**Dataset content**
■ ■ ■
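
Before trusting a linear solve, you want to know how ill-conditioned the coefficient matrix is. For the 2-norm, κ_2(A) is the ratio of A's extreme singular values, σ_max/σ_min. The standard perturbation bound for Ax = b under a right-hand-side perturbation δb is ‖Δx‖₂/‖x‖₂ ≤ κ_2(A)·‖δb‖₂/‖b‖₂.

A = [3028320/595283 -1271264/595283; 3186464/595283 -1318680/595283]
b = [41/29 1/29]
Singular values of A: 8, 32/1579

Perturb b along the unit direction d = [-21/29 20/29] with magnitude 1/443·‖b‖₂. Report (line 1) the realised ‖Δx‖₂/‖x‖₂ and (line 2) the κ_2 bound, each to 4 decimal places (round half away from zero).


from the listed singular values, σ₁ = 8, σ_n = 32/1579
condition number: 8 ÷ (32/1579) = 394.7500
perturbation bound = 394.7500·1/443 = 0.8911
solve Ax = b  →  x = [-18.8630 -45.5962]
2-norm of b is 1.4142; of x, 49.3439
δb = ε·‖b‖·d = [-0.0023 0.0022]; solving A·Δx = δb gives ‖Δx‖ = 0.1575
relative error = 0.0032
tightness: 0.0032 against a bound of 0.8911 (unrounded ratio ≈ 0.0036)

0.0032
0.8911


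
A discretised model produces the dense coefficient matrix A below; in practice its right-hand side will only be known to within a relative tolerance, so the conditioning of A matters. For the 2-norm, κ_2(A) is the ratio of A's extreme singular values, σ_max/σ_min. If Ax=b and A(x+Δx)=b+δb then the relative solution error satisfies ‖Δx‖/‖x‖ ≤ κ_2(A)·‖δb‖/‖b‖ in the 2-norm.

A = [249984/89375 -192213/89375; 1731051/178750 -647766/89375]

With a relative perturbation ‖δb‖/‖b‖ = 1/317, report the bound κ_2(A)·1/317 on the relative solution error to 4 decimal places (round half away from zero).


form AᵀA = [1038881781/10224500 -194786613/2556125; -194786613/2556125 146094921/2556125] with trace 324652293/2044900 and determinant 15752961/51122500
char-poly roots: 3969/25 and 3969/2044900
so κ_2 = √((3969/25) / (3969/2044900)) = 286.0000
worst-case relative error ≤ 286.0000 × 1/317 = 0.9022

0.9022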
■ ■ ■
**Work instructions**
Within the listing above, give again exactly every line from the line with "b = [41/29 1/29]" through the line with "A = [249984/89375", both included, and no other line.

**Answer for the task**
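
b = [41/29 1/29]
Singular values of A: 8, 32/1579

Perturb b along the unit direction d = [-21/29 20/29] with magnitude 1/443·‖b‖₂. Report (line 1) the realised ‖Δx‖₂/‖x‖₂ and (line 2) the κ_2 bound, each to 4 decimal places (round half away from zero).


from the listed singular values, σ₁ = 8, σ_n = 32/1579
condition number: 8 ÷ (32/1579) = 394.7500
perturbation bound = 394.7500·1/443 = 0.8911
solve Ax = b  →  x = [-18.8630 -45.5962]
2-norm of b is 1.4142; of x, 49.3439
δb = ε·‖b‖·d = [-0.0023 0.0022]; solving A·Δx = δb gives ‖Δx‖ = 0.1575
relative error = 0.0032
tightness: 0.0032 against a bound of 0.8911 (unrounded ratio ≈ 0.0036)

0.0032
0.8911


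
A discretised model produces the dense coefficient matrix A below; in practice its right-hand side will only be known to within a relative tolerance, so the conditioning of A matters. For the 2-norm, κ_2(A) is the ratio of A's extreme singular values, σ_max/σ_min. If Ax=b and A(x+Δx)=b+δb then the relative solution error satisfies ‖Δx‖/‖x‖ ≤ κ_2(A)·‖δb‖/‖b‖ in the 2-norm.

A = [249984/89375 -192213/89375; 1731051/178750 -647766/89375]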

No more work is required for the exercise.